(Data to examine Opens)

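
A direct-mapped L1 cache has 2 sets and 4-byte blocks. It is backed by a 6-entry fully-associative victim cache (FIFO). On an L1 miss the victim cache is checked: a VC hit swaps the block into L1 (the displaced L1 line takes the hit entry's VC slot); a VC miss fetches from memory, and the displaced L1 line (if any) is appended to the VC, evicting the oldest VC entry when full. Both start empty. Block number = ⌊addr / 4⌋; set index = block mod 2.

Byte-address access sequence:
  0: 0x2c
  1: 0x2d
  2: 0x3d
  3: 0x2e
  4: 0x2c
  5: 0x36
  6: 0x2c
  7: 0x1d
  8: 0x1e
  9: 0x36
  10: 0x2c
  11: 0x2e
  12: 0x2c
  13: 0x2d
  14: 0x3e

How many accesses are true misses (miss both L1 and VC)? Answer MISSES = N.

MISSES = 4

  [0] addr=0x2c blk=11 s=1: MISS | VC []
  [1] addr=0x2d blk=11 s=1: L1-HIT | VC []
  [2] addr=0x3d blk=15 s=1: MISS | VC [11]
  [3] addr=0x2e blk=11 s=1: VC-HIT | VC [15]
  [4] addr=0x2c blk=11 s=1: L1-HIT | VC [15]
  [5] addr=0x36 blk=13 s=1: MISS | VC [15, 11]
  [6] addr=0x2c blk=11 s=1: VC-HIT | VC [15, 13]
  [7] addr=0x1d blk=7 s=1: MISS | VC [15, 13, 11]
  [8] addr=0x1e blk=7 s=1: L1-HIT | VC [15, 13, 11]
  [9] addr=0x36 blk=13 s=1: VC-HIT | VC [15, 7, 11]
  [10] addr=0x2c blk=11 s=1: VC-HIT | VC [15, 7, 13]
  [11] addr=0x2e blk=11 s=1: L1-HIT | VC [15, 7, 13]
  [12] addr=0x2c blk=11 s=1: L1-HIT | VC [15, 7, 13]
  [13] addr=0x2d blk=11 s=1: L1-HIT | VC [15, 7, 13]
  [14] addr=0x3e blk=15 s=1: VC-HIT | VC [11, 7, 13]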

(Data to examine Closes)

Your assignment: Write out each record exactly, without addition or omission.

Result for this exercise:
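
A direct-mapped L1 cache has 2 sets and 4-byte blocks. It is backed by a 6-entry fully-associative victim cache (FIFO). On an L1 miss the victim cache is checked: a VC hit swaps the block into L1 (the displaced L1 line takes the hit entry's VC slot); a VC miss fetches from memory, and the displaced L1 line (if any) is appended to the VC, evicting the oldest VC entry when full. Both start empty. Block number = ⌊addr / 4⌋; set index = block mod 2.

Byte-address access sequence:
  0: 0x2c
  1: 0x2d
  2: 0x3d
  3: 0x2e
  4: 0x2c
  5: 0x36
  6: 0x2c
  7: 0x1d
  8: 0x1e
  9: 0x36
  10: 0x2c
  11: 0x2e
  12: 0x2c
  13: 0x2d
  14: 0x3e

How many accesses are true misses (miss both L1 and VC)? Answer MISSES = N.

MISSES = 4

  [0] addr=0x2c blk=11 s=1: MISS | VC []
  [1] addr=0x2d blk=11 s=1: L1-HIT | VC []
  [2] addr=0x3d blk=15 s=1: MISS | VC [11]
  [3] addr=0x2e blk=11 s=1: VC-HIT | VC [15]
  [4] addr=0x2c blk=11 s=1: L1-HIT | VC [15]
  [5] addr=0x36 blk=13 s=1: MISS | VC [15, 11]
  [6] addr=0x2c blk=11 s=1: VC-HIT | VC [15, 13]
  [7] addr=0x1d blk=7 s=1: MISS | VC [15, 13, 11]
  [8] addr=0x1e blk=7 s=1: L1-HIT | VC [15, 13, 11]
  [9] addr=0x36 blk=13 s=1: VC-HIT | VC [15, 7, 11]
  [10] addr=0x2c blk=11 s=1: VC-HIT | VC [15, 7, 13]
  [11] addr=0x2e blk=11 s=1: L1-HIT | VC [15, 7, 13]
  [12] addr=0x2c blk=11 s=1: L1-HIT | VC [15, 7, 13]
  [13] addr=0x2d blk=11 s=1: L1-HIT | VC [15, 7, 13]
  [14] addr=0x3e blk=15 s=1: VC-HIT | VC [11, 7, 13]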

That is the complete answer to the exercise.